### EXTRACTED ENTRIES
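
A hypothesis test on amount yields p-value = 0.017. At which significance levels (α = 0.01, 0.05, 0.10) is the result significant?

p = 0.017. Significant at: α = 0.05, 0.1.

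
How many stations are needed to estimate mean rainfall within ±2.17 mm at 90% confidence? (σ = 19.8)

n = (z*σ/E)² = (1.645×19.8/2.17)² = 225.3 → n = 226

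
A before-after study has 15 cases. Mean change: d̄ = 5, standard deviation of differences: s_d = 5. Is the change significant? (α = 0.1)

t = d̄/(s_d/√n) = 5/(5/√15) = 3.873. df = 14, critical t = ±1.761. Reject H₀.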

### EXERCISE OBJECTIVE
Give back, word for word, the lines of the records that run from the one holding "A before-after study" to the very last.

### RESPONSE TO THE TASK
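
A before-after study has 15 cases. Mean change: d̄ = 5, standard deviation of differences: s_d = 5. Is the change significant? (α = 0.1)

t = d̄/(s_d/√n) = 5/(5/√15) = 3.873. df = 14, critical t = ±1.761. Reject H₀.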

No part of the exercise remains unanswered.